Task prompt>
Please repeat exactly the lines below from the one containing "When Cu²⁺ is" down to the one containing "Cellular conditions: Cu²⁺", both included, and nothing else.

▽

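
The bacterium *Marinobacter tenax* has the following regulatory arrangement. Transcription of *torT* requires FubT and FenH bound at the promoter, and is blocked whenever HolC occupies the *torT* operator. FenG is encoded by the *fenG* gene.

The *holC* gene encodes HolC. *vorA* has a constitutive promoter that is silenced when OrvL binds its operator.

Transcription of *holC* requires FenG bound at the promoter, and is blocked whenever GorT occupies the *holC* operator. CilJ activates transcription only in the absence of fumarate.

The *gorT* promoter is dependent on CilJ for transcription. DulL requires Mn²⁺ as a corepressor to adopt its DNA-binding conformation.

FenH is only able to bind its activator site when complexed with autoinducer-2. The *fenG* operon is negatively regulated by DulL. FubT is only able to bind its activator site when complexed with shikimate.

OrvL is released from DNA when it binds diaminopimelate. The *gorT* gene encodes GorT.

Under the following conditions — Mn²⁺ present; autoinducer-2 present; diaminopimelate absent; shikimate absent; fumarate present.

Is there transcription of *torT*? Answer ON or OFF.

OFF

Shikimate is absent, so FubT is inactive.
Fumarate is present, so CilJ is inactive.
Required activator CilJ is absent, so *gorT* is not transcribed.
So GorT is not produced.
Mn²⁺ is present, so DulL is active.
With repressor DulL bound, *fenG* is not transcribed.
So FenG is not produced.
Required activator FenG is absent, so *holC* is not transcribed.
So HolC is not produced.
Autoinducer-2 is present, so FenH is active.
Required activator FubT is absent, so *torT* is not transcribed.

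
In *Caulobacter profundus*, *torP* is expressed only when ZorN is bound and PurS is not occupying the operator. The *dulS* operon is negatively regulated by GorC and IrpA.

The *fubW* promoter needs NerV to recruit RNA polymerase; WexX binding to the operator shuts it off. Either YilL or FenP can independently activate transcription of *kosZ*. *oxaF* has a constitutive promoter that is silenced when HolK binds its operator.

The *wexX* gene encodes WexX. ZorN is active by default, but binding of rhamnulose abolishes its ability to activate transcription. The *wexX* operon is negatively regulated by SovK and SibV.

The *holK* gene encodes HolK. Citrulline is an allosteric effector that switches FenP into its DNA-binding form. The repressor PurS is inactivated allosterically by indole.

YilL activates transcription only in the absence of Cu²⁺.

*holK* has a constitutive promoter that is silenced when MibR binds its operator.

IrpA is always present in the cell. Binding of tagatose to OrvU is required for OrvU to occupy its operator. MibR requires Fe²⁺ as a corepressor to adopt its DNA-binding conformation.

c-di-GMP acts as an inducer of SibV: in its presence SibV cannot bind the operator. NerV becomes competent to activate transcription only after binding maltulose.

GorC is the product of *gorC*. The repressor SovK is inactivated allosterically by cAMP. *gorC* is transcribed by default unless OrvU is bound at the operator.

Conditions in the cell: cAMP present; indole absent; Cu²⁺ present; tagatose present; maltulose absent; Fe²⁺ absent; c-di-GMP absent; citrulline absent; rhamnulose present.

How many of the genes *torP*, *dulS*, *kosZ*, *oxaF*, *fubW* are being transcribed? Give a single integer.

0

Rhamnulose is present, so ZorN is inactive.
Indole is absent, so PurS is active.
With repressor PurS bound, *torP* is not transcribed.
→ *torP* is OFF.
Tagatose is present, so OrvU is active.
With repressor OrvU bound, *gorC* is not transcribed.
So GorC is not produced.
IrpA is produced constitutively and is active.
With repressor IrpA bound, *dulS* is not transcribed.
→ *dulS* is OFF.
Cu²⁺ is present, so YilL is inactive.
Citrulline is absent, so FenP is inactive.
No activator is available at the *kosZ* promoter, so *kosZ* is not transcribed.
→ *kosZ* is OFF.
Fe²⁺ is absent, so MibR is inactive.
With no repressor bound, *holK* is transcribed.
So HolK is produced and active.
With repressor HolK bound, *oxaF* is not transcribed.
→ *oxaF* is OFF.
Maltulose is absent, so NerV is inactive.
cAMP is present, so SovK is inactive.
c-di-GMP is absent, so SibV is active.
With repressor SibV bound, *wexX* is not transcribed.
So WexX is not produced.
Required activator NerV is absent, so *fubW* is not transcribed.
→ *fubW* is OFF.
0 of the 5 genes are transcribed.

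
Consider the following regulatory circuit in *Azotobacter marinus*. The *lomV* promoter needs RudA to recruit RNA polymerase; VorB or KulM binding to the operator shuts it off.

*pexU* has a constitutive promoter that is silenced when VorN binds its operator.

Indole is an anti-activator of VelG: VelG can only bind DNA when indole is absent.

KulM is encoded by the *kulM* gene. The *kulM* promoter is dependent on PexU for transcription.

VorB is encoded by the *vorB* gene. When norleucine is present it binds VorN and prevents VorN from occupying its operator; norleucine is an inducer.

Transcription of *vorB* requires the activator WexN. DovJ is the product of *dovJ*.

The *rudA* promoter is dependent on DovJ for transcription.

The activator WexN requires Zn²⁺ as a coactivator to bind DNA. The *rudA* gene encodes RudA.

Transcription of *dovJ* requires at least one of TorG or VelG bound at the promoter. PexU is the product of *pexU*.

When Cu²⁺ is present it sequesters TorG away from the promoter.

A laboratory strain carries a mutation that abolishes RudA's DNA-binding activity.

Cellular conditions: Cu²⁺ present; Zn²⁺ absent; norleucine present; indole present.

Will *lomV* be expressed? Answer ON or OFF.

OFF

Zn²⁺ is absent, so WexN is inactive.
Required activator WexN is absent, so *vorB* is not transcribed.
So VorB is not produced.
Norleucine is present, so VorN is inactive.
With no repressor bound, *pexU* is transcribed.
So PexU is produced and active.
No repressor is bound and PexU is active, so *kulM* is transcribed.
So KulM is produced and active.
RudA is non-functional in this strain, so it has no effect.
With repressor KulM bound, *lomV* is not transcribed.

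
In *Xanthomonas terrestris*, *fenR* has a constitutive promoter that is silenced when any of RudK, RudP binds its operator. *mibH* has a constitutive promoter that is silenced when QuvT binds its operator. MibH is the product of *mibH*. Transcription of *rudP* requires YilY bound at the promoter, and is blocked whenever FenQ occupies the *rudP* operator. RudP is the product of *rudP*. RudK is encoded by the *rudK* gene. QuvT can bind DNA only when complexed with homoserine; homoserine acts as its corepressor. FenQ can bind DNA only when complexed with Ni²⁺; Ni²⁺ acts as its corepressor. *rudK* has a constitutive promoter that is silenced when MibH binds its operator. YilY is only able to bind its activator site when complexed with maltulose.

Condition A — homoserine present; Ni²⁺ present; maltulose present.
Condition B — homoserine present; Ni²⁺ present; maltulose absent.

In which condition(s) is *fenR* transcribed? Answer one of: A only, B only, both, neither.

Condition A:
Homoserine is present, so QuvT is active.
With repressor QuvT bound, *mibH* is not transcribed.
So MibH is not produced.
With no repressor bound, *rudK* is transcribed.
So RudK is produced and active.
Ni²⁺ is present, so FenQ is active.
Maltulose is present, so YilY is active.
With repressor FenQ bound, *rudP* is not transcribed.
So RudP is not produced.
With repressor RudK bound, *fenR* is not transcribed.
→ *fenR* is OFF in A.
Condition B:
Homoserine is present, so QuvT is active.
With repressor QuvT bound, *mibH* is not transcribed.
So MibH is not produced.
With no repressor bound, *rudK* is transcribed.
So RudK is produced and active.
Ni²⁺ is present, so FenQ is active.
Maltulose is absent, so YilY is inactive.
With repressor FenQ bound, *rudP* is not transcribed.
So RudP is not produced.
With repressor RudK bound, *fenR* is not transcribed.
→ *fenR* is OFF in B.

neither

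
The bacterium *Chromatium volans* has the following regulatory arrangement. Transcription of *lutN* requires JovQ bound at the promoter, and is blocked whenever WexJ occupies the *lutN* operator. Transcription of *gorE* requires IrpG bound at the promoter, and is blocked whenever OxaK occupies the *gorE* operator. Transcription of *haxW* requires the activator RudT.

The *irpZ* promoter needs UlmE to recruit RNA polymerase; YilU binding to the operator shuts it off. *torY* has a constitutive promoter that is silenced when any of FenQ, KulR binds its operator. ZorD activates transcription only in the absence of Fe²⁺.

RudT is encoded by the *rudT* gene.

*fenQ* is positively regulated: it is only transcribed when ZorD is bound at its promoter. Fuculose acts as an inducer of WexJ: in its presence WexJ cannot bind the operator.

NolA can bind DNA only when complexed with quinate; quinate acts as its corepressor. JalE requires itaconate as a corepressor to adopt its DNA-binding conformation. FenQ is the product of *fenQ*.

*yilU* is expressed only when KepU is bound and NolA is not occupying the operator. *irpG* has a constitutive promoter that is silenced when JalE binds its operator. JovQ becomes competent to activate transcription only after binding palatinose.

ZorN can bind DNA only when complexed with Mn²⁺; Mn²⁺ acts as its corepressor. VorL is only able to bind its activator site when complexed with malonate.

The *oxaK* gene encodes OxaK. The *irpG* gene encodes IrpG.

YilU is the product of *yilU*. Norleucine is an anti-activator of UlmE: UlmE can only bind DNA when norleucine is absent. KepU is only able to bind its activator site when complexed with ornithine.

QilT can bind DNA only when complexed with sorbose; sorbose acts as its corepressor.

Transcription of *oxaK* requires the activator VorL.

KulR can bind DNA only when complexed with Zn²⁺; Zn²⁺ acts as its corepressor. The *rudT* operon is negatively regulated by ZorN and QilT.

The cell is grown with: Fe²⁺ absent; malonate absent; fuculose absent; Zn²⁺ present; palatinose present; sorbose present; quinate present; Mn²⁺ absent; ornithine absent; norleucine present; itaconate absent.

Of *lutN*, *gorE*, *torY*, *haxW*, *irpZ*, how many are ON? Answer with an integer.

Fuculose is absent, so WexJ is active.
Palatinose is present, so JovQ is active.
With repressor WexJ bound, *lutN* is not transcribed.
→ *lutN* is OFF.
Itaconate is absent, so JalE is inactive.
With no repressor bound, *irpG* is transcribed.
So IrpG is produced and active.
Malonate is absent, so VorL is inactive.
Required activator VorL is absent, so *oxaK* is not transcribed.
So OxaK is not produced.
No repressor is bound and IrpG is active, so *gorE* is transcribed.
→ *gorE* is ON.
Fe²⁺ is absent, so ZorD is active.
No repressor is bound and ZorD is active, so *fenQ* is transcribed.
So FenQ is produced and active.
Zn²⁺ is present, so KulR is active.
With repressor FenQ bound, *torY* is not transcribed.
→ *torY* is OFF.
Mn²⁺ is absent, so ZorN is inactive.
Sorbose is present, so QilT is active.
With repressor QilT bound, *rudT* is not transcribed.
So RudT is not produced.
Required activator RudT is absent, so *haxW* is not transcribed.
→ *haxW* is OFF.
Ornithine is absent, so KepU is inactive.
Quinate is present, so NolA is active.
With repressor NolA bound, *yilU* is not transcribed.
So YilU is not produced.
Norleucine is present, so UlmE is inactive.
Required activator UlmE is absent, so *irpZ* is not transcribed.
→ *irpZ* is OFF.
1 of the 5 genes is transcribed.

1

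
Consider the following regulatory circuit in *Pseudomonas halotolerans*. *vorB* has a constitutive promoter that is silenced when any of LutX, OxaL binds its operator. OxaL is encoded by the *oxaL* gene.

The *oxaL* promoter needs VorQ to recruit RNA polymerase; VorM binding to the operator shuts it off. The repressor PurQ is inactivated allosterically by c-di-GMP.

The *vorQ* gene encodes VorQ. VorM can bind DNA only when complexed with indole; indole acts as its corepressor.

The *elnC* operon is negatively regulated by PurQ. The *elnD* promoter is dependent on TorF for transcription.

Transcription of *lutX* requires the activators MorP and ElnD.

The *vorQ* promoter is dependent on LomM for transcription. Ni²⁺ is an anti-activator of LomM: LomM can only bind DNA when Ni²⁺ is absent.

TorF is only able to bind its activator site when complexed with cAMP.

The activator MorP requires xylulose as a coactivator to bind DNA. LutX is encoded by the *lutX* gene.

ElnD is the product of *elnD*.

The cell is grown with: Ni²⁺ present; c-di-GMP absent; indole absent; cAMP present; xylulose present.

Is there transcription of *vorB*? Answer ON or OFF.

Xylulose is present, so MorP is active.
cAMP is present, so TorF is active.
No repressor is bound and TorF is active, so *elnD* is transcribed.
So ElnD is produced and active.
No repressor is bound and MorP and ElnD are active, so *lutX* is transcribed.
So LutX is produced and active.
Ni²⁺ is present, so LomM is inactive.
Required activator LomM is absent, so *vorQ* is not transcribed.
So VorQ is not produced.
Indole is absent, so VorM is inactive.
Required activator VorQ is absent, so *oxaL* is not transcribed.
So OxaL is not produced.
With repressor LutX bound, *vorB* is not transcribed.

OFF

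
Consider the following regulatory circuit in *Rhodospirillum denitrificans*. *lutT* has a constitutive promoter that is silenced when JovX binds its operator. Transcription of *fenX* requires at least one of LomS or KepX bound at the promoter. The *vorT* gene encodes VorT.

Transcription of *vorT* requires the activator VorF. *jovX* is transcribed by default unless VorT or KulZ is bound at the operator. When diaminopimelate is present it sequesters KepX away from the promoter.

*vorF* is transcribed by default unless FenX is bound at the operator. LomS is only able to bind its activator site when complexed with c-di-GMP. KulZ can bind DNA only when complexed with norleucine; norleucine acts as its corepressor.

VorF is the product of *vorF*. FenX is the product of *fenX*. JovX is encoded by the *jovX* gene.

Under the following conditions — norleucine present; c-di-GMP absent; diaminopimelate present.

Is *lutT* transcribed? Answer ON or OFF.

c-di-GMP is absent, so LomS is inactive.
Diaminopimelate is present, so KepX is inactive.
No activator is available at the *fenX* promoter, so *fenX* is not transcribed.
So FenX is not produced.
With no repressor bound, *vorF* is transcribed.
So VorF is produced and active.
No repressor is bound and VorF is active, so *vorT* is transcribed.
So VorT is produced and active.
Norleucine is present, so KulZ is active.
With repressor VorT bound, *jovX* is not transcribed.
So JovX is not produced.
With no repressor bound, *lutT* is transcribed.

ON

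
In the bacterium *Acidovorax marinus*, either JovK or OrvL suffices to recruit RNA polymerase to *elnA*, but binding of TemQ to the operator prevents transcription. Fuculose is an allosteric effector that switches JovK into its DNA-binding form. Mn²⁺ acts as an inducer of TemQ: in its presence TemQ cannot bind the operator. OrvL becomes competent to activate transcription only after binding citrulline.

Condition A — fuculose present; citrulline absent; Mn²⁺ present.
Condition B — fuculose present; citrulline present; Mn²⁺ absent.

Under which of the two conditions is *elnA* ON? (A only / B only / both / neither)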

△

Answer>
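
When Cu²⁺ is present it sequesters TorG away from the promoter.

A laboratory strain carries a mutation that abolishes RudA's DNA-binding activity.

Cellular conditions: Cu²⁺ present; Zn²⁺ absent; norleucine present; indole present.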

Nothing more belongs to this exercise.